Exercise:
Copy the whole listing verbatim.

::: Available records :::

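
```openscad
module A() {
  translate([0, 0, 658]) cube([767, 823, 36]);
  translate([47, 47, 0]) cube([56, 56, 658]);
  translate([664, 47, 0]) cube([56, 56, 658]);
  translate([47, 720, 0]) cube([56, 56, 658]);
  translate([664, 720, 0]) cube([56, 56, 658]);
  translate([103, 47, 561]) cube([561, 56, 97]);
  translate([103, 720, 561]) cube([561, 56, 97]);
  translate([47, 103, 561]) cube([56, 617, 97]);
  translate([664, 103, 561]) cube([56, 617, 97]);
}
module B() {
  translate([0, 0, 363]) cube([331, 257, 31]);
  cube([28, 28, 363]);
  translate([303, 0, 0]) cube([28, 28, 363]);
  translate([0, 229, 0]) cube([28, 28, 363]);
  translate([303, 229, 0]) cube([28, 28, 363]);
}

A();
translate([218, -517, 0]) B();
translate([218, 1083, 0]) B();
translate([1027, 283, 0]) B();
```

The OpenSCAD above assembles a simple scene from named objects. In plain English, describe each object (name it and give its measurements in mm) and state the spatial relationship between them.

A is a table: top 767 mm (x) × 823 mm (y), 36 mm thick, upper face at z = 694 mm, on four 56×56 mm square legs, each inset 47 mm from the nearest pair of top edges, running from z = 0 to the bottom of the top. Four apron rails, 56 mm thick and 97 mm tall, run between adjacent legs with their top edges flush with the underside of the top and their outer faces flush with the legs' outer faces.

B is a simple wooden stool: a rectangular seat 331 mm (x) by 257 mm (y), 31 mm thick, top face at z = 394 mm, on four square legs, each 28×28 mm in cross-section. The legs rest on z = 0, each flush with a corner of the seat.

Three stools sit around the table at the −y, +y, +x sides.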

:::

Result below:
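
```openscad
module A() {
  translate([0, 0, 658]) cube([767, 823, 36]);
  translate([47, 47, 0]) cube([56, 56, 658]);
  translate([664, 47, 0]) cube([56, 56, 658]);
  translate([47, 720, 0]) cube([56, 56, 658]);
  translate([664, 720, 0]) cube([56, 56, 658]);
  translate([103, 47, 561]) cube([561, 56, 97]);
  translate([103, 720, 561]) cube([561, 56, 97]);
  translate([47, 103, 561]) cube([56, 617, 97]);
  translate([664, 103, 561]) cube([56, 617, 97]);
}
module B() {
  translate([0, 0, 363]) cube([331, 257, 31]);
  cube([28, 28, 363]);
  translate([303, 0, 0]) cube([28, 28, 363]);
  translate([0, 229, 0]) cube([28, 28, 363]);
  translate([303, 229, 0]) cube([28, 28, 363]);
}

A();
translate([218, -517, 0]) B();
translate([218, 1083, 0]) B();
translate([1027, 283, 0]) B();
```

The OpenSCAD above assembles a simple scene from named objects. In plain English, describe each object (name it and give its measurements in mm) and state the spatial relationship between them.

A is a table: top 767 mm (x) × 823 mm (y), 36 mm thick, upper face at z = 694 mm, on four 56×56 mm square legs, each inset 47 mm from the nearest pair of top edges, running from z = 0 to the bottom of the top. Four apron rails, 56 mm thick and 97 mm tall, run between adjacent legs with their top edges flush with the underside of the top and their outer faces flush with the legs' outer faces.

B is a simple wooden stool: a rectangular seat 331 mm (x) by 257 mm (y), 31 mm thick, top face at z = 394 mm, on four square legs, each 28×28 mm in cross-section. The legs rest on z = 0, each flush with a corner of the seat.

Three stools sit around the table at the −y, +y, +x sides.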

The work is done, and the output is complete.